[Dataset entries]

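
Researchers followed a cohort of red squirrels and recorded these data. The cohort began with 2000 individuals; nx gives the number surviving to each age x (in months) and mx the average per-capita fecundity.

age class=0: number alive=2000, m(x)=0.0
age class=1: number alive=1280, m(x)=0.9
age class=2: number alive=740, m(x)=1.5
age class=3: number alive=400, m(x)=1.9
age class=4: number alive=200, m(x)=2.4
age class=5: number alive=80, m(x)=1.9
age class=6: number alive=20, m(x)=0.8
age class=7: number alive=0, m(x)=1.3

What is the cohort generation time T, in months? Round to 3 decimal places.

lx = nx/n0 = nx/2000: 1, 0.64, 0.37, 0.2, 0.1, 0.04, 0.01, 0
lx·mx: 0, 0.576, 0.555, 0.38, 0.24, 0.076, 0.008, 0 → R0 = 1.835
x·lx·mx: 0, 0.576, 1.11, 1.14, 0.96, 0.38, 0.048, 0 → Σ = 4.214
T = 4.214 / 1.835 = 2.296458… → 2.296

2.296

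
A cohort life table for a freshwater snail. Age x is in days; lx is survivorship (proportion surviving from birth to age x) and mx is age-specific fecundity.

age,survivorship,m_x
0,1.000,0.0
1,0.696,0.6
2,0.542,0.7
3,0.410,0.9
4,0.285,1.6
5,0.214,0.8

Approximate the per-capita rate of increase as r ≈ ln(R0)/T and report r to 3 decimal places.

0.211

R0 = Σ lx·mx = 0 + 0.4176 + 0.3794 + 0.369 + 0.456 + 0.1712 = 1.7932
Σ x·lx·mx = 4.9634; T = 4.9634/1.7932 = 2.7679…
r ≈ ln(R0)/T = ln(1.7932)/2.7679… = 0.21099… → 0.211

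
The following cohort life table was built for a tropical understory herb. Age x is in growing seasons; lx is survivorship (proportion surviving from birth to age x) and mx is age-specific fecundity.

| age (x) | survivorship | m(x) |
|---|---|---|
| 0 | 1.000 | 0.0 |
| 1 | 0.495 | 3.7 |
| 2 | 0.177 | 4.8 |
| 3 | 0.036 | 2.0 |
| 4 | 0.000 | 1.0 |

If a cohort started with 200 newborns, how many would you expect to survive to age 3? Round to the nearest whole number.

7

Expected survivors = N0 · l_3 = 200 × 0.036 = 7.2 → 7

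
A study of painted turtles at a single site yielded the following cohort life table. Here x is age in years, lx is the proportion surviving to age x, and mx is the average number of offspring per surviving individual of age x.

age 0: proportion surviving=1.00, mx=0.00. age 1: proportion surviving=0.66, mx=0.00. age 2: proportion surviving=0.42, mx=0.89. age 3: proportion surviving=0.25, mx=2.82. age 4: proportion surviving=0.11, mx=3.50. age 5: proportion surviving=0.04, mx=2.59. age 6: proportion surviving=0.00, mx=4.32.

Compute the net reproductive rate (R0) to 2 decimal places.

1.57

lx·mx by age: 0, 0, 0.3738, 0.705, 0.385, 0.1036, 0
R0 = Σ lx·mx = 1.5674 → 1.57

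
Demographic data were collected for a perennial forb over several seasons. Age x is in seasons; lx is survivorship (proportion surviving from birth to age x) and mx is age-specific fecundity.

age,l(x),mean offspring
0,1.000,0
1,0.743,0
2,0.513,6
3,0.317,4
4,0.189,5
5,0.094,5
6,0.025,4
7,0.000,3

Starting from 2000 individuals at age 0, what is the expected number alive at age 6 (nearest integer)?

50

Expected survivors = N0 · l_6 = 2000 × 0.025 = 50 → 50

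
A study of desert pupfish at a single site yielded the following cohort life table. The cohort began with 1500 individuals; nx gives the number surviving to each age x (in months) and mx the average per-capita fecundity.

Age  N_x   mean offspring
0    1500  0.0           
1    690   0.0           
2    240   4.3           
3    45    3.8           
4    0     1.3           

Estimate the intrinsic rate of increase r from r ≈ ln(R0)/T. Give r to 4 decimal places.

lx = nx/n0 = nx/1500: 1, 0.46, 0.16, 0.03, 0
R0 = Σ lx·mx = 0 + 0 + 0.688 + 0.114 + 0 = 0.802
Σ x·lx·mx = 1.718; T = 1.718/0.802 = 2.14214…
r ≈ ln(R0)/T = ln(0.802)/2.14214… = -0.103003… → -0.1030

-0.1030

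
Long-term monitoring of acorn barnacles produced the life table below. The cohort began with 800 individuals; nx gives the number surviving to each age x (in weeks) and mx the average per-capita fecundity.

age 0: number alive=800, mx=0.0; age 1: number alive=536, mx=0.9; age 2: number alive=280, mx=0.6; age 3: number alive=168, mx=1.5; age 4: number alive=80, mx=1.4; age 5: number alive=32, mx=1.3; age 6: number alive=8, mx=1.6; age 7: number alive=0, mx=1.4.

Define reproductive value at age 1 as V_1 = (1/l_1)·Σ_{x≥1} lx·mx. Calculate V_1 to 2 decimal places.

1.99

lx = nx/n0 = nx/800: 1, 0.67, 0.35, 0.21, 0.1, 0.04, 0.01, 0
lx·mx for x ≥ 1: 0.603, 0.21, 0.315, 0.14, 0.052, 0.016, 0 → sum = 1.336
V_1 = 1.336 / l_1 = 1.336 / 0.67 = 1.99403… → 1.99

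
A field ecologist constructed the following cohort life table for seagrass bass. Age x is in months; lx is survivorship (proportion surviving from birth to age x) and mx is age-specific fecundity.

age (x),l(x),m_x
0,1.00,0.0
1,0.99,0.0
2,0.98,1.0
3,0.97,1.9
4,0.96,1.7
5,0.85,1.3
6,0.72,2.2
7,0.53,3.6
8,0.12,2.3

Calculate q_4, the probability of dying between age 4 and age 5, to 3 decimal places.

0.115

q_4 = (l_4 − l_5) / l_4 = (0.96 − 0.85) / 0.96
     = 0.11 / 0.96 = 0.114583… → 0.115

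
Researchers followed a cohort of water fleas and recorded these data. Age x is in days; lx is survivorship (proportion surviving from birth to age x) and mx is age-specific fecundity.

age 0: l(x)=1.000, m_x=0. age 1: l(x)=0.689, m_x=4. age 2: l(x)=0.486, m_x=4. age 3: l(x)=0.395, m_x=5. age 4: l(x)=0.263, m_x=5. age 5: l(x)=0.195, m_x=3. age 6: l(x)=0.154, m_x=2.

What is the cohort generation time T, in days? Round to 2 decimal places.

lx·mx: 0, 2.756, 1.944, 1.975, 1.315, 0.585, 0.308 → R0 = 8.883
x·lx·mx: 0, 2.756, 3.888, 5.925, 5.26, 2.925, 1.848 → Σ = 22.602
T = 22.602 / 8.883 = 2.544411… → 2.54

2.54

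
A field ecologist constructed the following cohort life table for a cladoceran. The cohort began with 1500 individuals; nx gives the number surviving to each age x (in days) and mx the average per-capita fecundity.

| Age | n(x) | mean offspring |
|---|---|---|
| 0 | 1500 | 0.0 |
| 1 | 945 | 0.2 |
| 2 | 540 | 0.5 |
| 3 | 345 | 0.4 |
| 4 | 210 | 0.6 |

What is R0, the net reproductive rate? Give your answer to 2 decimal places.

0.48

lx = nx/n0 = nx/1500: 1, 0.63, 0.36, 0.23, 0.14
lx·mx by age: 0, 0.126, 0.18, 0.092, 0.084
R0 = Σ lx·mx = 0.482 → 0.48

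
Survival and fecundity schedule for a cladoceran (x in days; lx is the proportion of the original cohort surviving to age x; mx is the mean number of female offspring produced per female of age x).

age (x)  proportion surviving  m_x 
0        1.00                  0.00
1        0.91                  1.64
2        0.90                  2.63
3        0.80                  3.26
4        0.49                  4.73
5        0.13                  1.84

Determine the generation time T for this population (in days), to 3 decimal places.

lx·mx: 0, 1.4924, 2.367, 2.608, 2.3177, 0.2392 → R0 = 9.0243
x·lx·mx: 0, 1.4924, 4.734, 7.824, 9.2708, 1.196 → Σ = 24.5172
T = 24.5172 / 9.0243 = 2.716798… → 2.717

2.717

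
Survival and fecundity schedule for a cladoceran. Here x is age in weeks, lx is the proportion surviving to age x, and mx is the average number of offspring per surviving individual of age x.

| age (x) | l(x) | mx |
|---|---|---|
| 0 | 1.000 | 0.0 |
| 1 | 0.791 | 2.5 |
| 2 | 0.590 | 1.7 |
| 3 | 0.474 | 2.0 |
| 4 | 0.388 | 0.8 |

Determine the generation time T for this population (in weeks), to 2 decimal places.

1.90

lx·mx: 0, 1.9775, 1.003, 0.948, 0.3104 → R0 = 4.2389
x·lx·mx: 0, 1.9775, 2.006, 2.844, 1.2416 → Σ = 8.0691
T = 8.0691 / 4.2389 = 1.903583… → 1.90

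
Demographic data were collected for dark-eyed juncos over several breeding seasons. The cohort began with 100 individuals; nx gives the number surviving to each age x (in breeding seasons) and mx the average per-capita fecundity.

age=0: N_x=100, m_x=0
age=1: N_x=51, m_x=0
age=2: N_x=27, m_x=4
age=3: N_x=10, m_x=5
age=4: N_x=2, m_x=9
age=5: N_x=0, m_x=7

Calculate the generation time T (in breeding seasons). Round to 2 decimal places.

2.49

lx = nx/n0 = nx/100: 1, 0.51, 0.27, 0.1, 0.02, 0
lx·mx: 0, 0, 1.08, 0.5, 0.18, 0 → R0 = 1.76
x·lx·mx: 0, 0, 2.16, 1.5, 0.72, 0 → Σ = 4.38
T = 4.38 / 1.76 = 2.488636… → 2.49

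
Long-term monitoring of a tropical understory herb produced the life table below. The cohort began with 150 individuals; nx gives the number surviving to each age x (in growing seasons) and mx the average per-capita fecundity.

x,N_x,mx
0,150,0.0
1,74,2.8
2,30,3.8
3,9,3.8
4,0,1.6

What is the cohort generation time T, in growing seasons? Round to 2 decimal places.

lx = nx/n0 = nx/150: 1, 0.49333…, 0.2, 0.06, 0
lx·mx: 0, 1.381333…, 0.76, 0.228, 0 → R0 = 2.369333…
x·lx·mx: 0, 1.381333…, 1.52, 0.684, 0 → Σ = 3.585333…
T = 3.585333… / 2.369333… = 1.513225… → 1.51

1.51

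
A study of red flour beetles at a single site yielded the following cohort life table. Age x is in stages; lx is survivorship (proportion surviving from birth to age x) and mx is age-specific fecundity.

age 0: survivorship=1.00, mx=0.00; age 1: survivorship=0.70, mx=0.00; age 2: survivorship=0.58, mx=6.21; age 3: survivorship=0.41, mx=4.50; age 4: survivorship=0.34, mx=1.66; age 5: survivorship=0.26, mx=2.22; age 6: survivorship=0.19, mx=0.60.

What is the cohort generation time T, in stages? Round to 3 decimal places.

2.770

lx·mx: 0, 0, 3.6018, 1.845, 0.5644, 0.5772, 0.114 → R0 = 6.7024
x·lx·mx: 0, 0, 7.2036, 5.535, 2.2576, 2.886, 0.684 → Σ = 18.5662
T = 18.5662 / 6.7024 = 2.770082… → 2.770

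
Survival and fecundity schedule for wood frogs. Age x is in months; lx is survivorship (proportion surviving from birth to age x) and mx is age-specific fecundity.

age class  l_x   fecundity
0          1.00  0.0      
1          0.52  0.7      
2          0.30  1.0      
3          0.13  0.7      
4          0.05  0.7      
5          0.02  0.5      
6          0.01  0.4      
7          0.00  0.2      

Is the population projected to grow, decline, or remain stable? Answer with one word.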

* EXERCISE BRIEF
Across the entries, how many lines hold the word "mean"? Say only the number.

* TASK OUTPUT
4